Segment Open

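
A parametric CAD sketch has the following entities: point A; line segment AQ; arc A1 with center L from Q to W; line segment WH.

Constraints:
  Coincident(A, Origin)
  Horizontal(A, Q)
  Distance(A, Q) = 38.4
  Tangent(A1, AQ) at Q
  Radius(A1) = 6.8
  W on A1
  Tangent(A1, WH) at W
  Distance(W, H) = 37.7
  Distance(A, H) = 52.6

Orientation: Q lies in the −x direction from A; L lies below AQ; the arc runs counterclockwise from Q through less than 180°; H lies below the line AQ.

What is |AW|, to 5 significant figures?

45.613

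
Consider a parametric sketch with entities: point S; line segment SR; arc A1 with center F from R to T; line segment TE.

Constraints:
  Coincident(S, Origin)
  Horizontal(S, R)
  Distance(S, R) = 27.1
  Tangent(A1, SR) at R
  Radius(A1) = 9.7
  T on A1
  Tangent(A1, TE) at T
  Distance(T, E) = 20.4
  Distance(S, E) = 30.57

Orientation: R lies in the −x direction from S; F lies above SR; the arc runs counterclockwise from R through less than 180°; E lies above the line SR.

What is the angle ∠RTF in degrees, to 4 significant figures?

51.19°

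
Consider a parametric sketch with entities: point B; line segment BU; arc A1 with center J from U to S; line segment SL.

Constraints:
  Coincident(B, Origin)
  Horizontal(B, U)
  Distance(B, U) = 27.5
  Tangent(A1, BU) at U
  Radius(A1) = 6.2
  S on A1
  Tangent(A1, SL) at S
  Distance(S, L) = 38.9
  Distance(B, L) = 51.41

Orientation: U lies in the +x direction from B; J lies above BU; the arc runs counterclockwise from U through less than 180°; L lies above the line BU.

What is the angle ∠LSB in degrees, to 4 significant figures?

88.87°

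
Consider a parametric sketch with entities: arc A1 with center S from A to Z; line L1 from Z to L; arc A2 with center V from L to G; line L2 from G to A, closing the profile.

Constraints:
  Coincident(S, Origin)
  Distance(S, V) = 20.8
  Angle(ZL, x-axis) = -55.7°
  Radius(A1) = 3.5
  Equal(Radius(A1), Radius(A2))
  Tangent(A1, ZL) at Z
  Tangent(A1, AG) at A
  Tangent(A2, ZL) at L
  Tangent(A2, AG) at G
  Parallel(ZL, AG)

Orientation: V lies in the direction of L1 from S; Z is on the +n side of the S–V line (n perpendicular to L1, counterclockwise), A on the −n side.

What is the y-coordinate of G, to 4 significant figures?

-19.16

Tangency of A1 to both parallel lines with radius 3.5 puts Z and A at S ± 3.5·n: Z = (2.891, 1.972), A = (-2.891, -1.972). Equal radii place L and G the same way about V: L = V + 3.5·n = (14.61, -15.21), G = V − 3.5·n = (8.830, -19.16). So G.y = -19.16.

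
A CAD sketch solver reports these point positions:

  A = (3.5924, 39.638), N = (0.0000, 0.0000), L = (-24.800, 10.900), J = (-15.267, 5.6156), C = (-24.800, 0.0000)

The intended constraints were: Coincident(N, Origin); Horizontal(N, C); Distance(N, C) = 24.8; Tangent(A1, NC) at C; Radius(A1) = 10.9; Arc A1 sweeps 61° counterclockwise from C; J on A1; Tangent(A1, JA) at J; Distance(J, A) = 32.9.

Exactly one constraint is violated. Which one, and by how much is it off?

Distance(J, A) = 32.9 — off by 6.00.

N = (0.00, 0.00) ✓; N.y = 0.00, C.y = 0.00 ✓; |NC| = 24.80 ✓; ∠(LC, CN) = 90.00° ✓; |LC| = 10.90 ✓; bearing(L→J) − bearing(L→C) = 61.00° ✓; |LJ| = 10.90 ✓; ∠(LJ, JA) = 90.00° ✓; |JA| = 38.90 ✗.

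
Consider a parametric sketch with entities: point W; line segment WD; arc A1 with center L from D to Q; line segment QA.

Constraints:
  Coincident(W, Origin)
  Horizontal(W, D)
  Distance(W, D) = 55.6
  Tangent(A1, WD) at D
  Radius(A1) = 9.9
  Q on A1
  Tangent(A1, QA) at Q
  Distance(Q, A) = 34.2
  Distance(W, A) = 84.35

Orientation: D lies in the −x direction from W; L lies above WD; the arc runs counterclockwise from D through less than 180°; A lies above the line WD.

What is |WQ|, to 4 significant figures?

51.83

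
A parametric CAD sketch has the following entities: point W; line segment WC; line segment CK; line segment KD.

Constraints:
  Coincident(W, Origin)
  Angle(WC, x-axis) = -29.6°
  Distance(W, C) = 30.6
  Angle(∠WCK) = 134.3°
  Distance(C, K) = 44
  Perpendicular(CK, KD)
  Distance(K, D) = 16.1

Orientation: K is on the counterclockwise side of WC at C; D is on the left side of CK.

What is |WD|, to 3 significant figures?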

Segment Closed

_Work to be completed:_ Where a line above contains the word "Horizontal", show that line.

_Output below:_
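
  Horizontal(A, Q)
  Horizontal(S, R)
  Horizontal(B, U)
The intended constraints were: Coincident(N, Origin); Horizontal(N, C); Distance(N, C) = 24.8; Tangent(A1, NC) at C; Radius(A1) = 10.9; Arc A1 sweeps 61° counterclockwise from C; J on A1; Tangent(A1, JA) at J; Distance(J, A) = 32.9.
  Horizontal(W, D)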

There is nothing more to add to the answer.